- [Dataset excerpts]:
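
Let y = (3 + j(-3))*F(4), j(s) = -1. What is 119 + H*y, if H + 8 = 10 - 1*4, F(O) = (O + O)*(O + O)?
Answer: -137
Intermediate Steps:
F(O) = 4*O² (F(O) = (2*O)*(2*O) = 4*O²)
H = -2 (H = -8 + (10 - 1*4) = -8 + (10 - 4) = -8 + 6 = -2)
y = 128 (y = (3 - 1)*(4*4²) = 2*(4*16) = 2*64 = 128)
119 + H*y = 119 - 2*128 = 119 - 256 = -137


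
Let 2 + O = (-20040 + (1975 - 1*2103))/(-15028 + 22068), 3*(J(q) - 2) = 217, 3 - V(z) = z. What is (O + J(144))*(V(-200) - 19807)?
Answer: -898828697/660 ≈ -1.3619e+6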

...

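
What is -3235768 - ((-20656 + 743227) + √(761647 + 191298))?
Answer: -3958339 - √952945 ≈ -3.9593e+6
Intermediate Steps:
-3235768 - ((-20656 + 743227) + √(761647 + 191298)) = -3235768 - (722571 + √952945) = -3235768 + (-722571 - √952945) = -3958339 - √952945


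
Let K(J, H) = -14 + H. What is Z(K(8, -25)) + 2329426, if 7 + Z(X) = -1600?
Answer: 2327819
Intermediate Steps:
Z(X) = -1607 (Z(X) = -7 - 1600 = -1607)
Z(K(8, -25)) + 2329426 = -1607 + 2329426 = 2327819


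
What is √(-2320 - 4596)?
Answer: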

- [Aim of the task]: For this exercise, repeat exactly the lines of the data above from the one with "Answer: -137" down to the one with "Answer: -898828697/660 ≈ -1.3619e+6", both end lines included.

- [Exercise solution]:
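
Answer: -137
Intermediate Steps:
F(O) = 4*O² (F(O) = (2*O)*(2*O) = 4*O²)
H = -2 (H = -8 + (10 - 1*4) = -8 + (10 - 4) = -8 + 6 = -2)
y = 128 (y = (3 - 1)*(4*4²) = 2*(4*16) = 2*64 = 128)
119 + H*y = 119 - 2*128 = 119 - 256 = -137


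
Let 2 + O = (-20040 + (1975 - 1*2103))/(-15028 + 22068), 3*(J(q) - 2) = 217, 3 - V(z) = z. What is (O + J(144))*(V(-200) - 19807)?
Answer: -898828697/660 ≈ -1.3619e+6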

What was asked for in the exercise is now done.